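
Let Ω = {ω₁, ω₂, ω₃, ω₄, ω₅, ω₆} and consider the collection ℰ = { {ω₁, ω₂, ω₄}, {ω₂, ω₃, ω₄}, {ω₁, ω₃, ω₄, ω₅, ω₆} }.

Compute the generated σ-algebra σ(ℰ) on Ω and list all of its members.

Take S₀ = ℰ ∪ {∅, Ω} = { {}, {ω₁, ω₂, ω₄}, {ω₂, ω₃, ω₄}, {ω₁, ω₃, ω₄, ω₅, ω₆}, Ω }.
Iteration 1 (4 new):
  {ω₂}  = Ω∖{ω₁, ω₃, ω₄, ω₅, ω₆}
  {ω₁, ω₅, ω₆}  = Ω∖{ω₂, ω₃, ω₄}
  {ω₃, ω₅, ω₆}  = Ω∖{ω₁, ω₂, ω₄}
  {ω₁, ω₂, ω₃, ω₄}  = {ω₂, ω₃, ω₄} ∪ {ω₁, ω₂, ω₄}
Iteration 2: 6 new —
  {ω₅, ω₆}  = Ω∖{ω₁, ω₂, ω₃, ω₄}
  {ω₁, ω₂, ω₅, ω₆}  = {ω₂} ∪ {ω₁, ω₅, ω₆}
  {ω₁, ω₃, ω₅, ω₆}  = {ω₁, ω₅, ω₆} ∪ {ω₃, ω₅, ω₆}
  {ω₂, ω₃, ω₅, ω₆}  = {ω₂} ∪ {ω₃, ω₅, ω₆}
  {ω₁, ω₂, ω₄, ω₅, ω₆}  = {ω₁, ω₂, ω₄} ∪ {ω₁, ω₅, ω₆}
  {ω₂, ω₃, ω₄, ω₅, ω₆}  = {ω₂, ω₃, ω₄} ∪ {ω₃, ω₅, ω₆}
Iteration 3 adds 7:
  {ω₁}  = Ω∖{ω₂, ω₃, ω₄, ω₅, ω₆}
  {ω₃}  = Ω∖{ω₁, ω₂, ω₄, ω₅, ω₆}
  {ω₁, ω₄}  = Ω∖{ω₂, ω₃, ω₅, ω₆}
  {ω₂, ω₄}  = Ω∖{ω₁, ω₃, ω₅, ω₆}
  {ω₃, ω₄}  = Ω∖{ω₁, ω₂, ω₅, ω₆}
  {ω₂, ω₅, ω₆}  = {ω₅, ω₆} ∪ {ω₂}
  {ω₁, ω₂, ω₃, ω₅, ω₆}  = {ω₁, ω₃, ω₅, ω₆} ∪ {ω₂}
Iteration 4: +8 →
  {ω₄}  = Ω∖{ω₁, ω₂, ω₃, ω₅, ω₆}
  {ω₁, ω₂}  = {ω₂} ∪ {ω₁}
  {ω₁, ω₃}  = {ω₃} ∪ {ω₁}
  {ω₂, ω₃}  = {ω₂} ∪ {ω₃}
  {ω₁, ω₃, ω₄}  = Ω∖{ω₂, ω₅, ω₆}
  {ω₁, ω₄, ω₅, ω₆}  = {ω₅, ω₆} ∪ {ω₁, ω₄}
  {ω₂, ω₄, ω₅, ω₆}  = {ω₅, ω₆} ∪ {ω₂, ω₄}
  {ω₃, ω₄, ω₅, ω₆}  = {ω₃, ω₄} ∪ {ω₅, ω₆}
Iteration 5 adds 2:
  {ω₁, ω₂, ω₃}  = {ω₁, ω₂} ∪ {ω₃}
  {ω₄, ω₅, ω₆}  = {ω₅, ω₆} ∪ {ω₄}
Iteration 6: stable.

Therefore σ(ℰ) = { {}, {ω₁}, {ω₂}, {ω₃}, {ω₄}, {ω₁, ω₂}, {ω₁, ω₃}, {ω₁, ω₄}, {ω₂, ω₃}, {ω₂, ω₄}, {ω₃, ω₄}, {ω₅, ω₆}, {ω₁, ω₂, ω₃}, {ω₁, ω₂, ω₄}, {ω₁, ω₃, ω₄}, {ω₁, ω₅, ω₆}, {ω₂, ω₃, ω₄}, {ω₂, ω₅, ω₆}, {ω₃, ω₅, ω₆}, {ω₄, ω₅, ω₆}, {ω₁, ω₂, ω₃, ω₄}, {ω₁, ω₂, ω₅, ω₆}, {ω₁, ω₃, ω₅, ω₆}, {ω₁, ω₄, ω₅, ω₆}, {ω₂, ω₃, ω₅, ω₆}, {ω₂, ω₄, ω₅, ω₆}, {ω₃, ω₄, ω₅, ω₆}, {ω₁, ω₂, ω₃, ω₅, ω₆}, {ω₁, ω₂, ω₄, ω₅, ω₆}, {ω₁, ω₃, ω₄, ω₅, ω₆}, {ω₂, ω₃, ω₄, ω₅, ω₆}, Ω } (|σ(ℰ)| = 32).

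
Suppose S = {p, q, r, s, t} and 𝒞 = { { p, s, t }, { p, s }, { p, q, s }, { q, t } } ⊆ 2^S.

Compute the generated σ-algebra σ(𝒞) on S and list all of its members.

Initial family (6 sets): { {  }, { p, s }, { q, t }, { p, q, s }, { p, s, t }, S }.
Round 1. New:
  { q, r }  = { p, s, t }ᶜ
  { r, t }  = { p, q, s }ᶜ
  { p, r, s }  = { q, t }ᶜ
  { q, r, t }  = { p, s }ᶜ
  { p, q, s, t }  = { p, s, t } ∪ { q, t }
Round 2: +3 →
  { r }  = { p, q, s, t }ᶜ
  { p, q, r, s }  = { p, q, s } ∪ { p, r, s }
  { p, r, s, t }  = { p, s, t } ∪ { p, r, s }
Round 3: 2 new —
  { q }  = { p, r, s, t }ᶜ
  { t }  = { p, q, r, s }ᶜ
Round 4: no new sets; the family is a σ-algebra.

σ(𝒞) = { {  }, { q }, { r }, { t }, { p, s }, { q, r }, { q, t }, { r, t }, { p, q, s }, { p, r, s }, { p, s, t }, { q, r, t }, { p, q, r, s }, { p, q, s, t }, { p, r, s, t }, S }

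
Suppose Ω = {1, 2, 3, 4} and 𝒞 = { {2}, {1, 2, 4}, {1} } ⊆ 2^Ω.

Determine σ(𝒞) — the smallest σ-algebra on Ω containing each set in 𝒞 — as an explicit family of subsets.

|σ(𝒞)| = 16.  σ(𝒞) = { {}, {1}, {2}, {3}, {4}, {1, 2}, {1, 3}, {1, 4}, {2, 3}, {2, 4}, {3, 4}, {1, 2, 3}, {1, 2, 4}, {1, 3, 4}, {2, 3, 4}, Ω }

Check:
Initial family (5 sets): { {}, {1}, {2}, {1, 2, 4}, Ω }.
Step 1: +4 →
  {3}  = complement {1, 2, 4}
  {1, 2}  = {2} ∪ {1}
  {1, 3, 4}  = complement {2}
  {2, 3, 4}  = complement {1}
Step 2: 4 new —
  {1, 3}  = {3} ∪ {1}
  {2, 3}  = {2} ∪ {3}
  {3, 4}  = complement {1, 2}
  {1, 2, 3}  = {1, 2} ∪ {3}
Step 3 (3 new):
  {4}  = complement {1, 2, 3}
  {1, 4}  = complement {2, 3}
  {2, 4}  = complement {1, 3}
Step 4 adds nothing — fixpoint reached.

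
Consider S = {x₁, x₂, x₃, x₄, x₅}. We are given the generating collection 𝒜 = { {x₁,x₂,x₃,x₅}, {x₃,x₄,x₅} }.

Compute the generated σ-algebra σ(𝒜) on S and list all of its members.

Seed the family with 𝒜 together with ∅ and S: { ∅, {x₃,x₄,x₅}, {x₁,x₂,x₃,x₅}, S }.
Pass 1 (2 new):
  {x₄}  = complement {x₁,x₂,x₃,x₅}
  {x₁,x₂}  = complement {x₃,x₄,x₅}
  (now 6)
Pass 2: 1 new —
  {x₁,x₂,x₄}  = {x₁,x₂} ∪ {x₄}
  (now 7)
Pass 3: +1 →
  {x₃,x₅}  = complement {x₁,x₂,x₄}
  (now 8)
After Pass 4 the family is unchanged; done.

Hence σ(𝒜) has 8 members: { ∅, {x₄}, {x₁,x₂}, {x₃,x₅}, {x₁,x₂,x₄}, {x₃,x₄,x₅}, {x₁,x₂,x₃,x₅}, S }.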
+-------+
Exercise instructions >> Filter on the word "Suppose": copy each matching line from the entries above.

Answer box >>
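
Suppose S = {p, q, r, s, t} and 𝒞 = { { p, s, t }, { p, s }, { p, q, s }, { q, t } } ⊆ 2^S.
Suppose Ω = {1, 2, 3, 4} and 𝒞 = { {2}, {1, 2, 4}, {1} } ⊆ 2^Ω.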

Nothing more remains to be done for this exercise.